== Provided material

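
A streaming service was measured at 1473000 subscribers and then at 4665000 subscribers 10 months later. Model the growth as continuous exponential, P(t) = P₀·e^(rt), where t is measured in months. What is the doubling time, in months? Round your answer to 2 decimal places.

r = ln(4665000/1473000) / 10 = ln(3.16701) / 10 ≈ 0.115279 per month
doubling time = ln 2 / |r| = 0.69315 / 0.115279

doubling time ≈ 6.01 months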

====
== Provided material

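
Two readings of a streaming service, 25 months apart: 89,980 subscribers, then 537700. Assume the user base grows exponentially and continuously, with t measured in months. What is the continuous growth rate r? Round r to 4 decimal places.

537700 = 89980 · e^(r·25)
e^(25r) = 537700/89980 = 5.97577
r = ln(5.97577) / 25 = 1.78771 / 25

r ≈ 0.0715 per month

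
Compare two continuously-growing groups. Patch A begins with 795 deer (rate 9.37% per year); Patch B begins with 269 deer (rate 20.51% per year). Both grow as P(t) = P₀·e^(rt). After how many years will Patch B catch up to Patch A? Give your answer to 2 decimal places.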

====
== Provided material

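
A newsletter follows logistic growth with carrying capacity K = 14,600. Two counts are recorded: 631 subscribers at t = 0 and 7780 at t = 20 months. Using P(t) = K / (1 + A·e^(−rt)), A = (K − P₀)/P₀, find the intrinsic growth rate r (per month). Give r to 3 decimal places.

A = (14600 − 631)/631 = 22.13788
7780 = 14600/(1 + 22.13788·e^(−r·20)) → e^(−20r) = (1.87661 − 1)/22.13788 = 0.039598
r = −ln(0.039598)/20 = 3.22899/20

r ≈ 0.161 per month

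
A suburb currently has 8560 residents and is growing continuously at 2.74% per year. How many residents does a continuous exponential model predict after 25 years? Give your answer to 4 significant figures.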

====

» **Instructions to follow**:
Which lines above hold the string "year"? Show each of them.

» **Solution**:
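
Compare two continuously-growing groups. Patch A begins with 795 deer (rate 9.37% per year); Patch B begins with 269 deer (rate 20.51% per year). Both grow as P(t) = P₀·e^(rt). After how many years will Patch B catch up to Patch A? Give your answer to 2 decimal places.
A suburb currently has 8560 residents and is growing continuously at 2.74% per year. How many residents does a continuous exponential model predict after 25 years? Give your answer to 4 significant figures.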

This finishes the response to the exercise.